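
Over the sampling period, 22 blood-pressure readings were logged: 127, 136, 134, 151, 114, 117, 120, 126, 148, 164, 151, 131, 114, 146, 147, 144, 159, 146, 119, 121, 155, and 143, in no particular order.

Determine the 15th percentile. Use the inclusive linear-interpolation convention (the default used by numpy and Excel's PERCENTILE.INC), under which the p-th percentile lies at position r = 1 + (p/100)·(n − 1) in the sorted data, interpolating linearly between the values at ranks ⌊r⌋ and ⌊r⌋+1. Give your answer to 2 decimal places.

119.15

Sorted: 114, 114, 117, 119, 120, 121, 126, 127, 131, 134, 136, 143, 144, 146, 146, 147, 148, 151, 151, 155, 159, 164.
n = 22.
r = 1 + (15/100)·(22 − 1) = 1 + 3.15 = 4.15.
Rank 4 is 119 and rank 5 is 120.
Interpolate: 119 + 0.15·(120 − 119) = 119 + 0.15·1 = 119.15.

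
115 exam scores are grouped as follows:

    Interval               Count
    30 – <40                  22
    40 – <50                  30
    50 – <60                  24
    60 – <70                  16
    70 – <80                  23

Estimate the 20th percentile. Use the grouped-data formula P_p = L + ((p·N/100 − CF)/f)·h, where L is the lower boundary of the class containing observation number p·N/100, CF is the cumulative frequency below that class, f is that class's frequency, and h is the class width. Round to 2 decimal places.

N = 115; target position k = 20/100 · 115 = 23.
Cumulative frequencies: 22, 52, 76, 92, 115.
Observation 23 falls in the class 40 – <50.
L = 40, CF = 22, f = 30, h = 10.
P20 = 40 + ((23 − 22)/30)·10 = 40 + 0.333333 = 40.3333.

40.33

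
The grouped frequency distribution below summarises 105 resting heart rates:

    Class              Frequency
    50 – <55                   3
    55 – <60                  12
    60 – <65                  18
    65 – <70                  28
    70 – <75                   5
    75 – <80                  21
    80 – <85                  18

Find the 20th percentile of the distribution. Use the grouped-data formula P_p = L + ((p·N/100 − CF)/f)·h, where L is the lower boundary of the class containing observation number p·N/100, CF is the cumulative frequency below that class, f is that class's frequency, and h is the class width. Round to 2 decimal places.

N = 105; target position k = 20/100 · 105 = 21.
Cumulative frequencies: 3, 15, 33, 61, 66, 87, 105.
Observation 21 falls in the class 60 – <65.
L = 60, CF = 15, f = 18, h = 5.
P20 = 60 + ((21 − 15)/18)·5 = 60 + 1.66667 = 61.6667.

61.67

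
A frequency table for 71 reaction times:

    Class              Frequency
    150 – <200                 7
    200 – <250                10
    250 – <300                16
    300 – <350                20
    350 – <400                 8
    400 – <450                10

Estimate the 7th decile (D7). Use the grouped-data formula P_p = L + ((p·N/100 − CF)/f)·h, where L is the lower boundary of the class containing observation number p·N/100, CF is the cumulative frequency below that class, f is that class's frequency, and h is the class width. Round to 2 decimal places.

341.75

N = 71; target position k = 70/100 · 71 = 49.7.
Cumulative frequencies: 7, 17, 33, 53, 61, 71.
Observation 49.7 falls in the class 300 – <350.
L = 300, CF = 33, f = 20, h = 50.
P70 = 300 + ((49.7 − 33)/20)·50 = 300 + 41.75 = 341.75.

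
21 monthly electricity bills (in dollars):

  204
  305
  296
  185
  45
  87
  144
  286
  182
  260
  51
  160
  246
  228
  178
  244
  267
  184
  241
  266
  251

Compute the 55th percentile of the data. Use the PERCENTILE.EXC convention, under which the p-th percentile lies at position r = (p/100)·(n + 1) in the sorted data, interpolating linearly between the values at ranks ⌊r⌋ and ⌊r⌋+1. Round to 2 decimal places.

241.30

Sorted: 45, 51, 87, 144, 160, 178, 182, 184, 185, 204, 228, 241, 244, 246, 251, 260, 266, 267, 286, 296, 305.
n = 21.
r = (55/100)·(21 + 1) = 12.1.
Rank 12 is 241 and rank 13 is 244.
Interpolate: 241 + 0.1·(244 − 241) = 241 + 0.1·3 = 241.3.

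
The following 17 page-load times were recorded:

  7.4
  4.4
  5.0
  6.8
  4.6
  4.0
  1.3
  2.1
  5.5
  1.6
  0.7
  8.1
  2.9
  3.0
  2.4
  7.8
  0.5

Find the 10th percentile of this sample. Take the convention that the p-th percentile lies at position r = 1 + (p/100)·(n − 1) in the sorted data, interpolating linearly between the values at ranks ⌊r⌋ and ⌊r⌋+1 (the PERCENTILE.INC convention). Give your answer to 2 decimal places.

Sorted: 0.5, 0.7, 1.3, 1.6, 2.1, 2.4, 2.9, 3.0, 4.0, 4.4, 4.6, 5.0, 5.5, 6.8, 7.4, 7.8, 8.1.
n = 17.
r = 1 + (10/100)·(17 − 1) = 1 + 1.6 = 2.6.
Rank 2 is 0.7 and rank 3 is 1.3.
Interpolate: 0.7 + 0.6·(1.3 − 0.7) = 0.7 + 0.6·0.6 = 1.06.

1.06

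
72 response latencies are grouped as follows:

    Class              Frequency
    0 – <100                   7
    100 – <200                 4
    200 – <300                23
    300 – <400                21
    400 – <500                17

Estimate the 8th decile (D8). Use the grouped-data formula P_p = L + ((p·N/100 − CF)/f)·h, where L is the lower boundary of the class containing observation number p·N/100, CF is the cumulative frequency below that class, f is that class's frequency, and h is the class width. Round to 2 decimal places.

415.29

N = 72; target position k = 80/100 · 72 = 57.6.
Cumulative frequencies: 7, 11, 34, 55, 72.
Observation 57.6 falls in the class 400 – <500.
L = 400, CF = 55, f = 17, h = 100.
P80 = 400 + ((57.6 − 55)/17)·100 = 400 + 15.2941 = 415.294.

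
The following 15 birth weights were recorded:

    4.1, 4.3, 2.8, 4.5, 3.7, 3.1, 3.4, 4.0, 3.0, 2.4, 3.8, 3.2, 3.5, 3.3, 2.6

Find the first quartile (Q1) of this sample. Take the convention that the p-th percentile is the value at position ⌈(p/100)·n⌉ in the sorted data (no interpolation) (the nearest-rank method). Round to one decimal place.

3.0

Sorted: 2.4, 2.6, 2.8, 3.0, 3.1, 3.2, 3.3, 3.4, 3.5, 3.7, 3.8, 4.0, 4.1, 4.3, 4.5.
n = 15.
Position = ⌈25/100 · 15⌉ = ⌈3.75⌉ = 4.
The value at rank 4 is 3.0.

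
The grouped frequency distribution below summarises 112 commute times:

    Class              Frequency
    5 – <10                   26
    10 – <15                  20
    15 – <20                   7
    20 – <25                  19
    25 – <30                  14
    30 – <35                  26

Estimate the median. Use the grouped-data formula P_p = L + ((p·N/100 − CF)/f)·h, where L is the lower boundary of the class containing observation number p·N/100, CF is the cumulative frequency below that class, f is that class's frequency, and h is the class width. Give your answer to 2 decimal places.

N = 112; target position k = 50/100 · 112 = 56.
Cumulative frequencies: 26, 46, 53, 72, 86, 112.
Observation 56 falls in the class 20 – <25.
L = 20, CF = 53, f = 19, h = 5.
P50 = 20 + ((56 − 53)/19)·5 = 20 + 0.789474 = 20.7895.

20.79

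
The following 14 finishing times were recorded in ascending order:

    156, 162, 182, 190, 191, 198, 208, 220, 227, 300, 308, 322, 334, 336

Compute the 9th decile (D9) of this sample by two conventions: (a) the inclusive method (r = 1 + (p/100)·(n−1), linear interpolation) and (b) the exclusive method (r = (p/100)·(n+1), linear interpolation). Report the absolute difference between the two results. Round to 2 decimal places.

n = 14.
(a) r = 12.7; between ranks 12 (322) and 13 (334): 330.4.
(b) r = 13.5; between ranks 13 (334) and 14 (336): 335.
|330.4 − 335| = 4.6.

4.60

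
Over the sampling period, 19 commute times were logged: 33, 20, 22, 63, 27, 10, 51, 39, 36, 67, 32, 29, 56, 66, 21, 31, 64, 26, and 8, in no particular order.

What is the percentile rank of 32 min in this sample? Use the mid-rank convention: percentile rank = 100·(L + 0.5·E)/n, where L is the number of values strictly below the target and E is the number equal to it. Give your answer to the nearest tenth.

Sorted: 8, 10, 20, 21, 22, 26, 27, 29, 31, 32, 33, 36, 39, 51, 56, 63, 64, 66, 67.
Count below 32: L = 9; count equal: E = 1; n = 19.
Percentile rank = 100·(9 + 0.5·1)/19 = 100·9.5/19 = 50.

50.0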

_ _ _

**BRIEF**
Filter the records for the word "logged" and show every line that has it.

**THE COMPLETED TASK**
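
Over the sampling period, 22 blood-pressure readings were logged: 127, 136, 134, 151, 114, 117, 120, 126, 148, 164, 151, 131, 114, 146, 147, 144, 159, 146, 119, 121, 155, and 143, in no particular order.
Over the sampling period, 19 commute times were logged: 33, 20, 22, 63, 27, 10, 51, 39, 36, 67, 32, 29, 56, 66, 21, 31, 64, 26, and 8, in no particular order.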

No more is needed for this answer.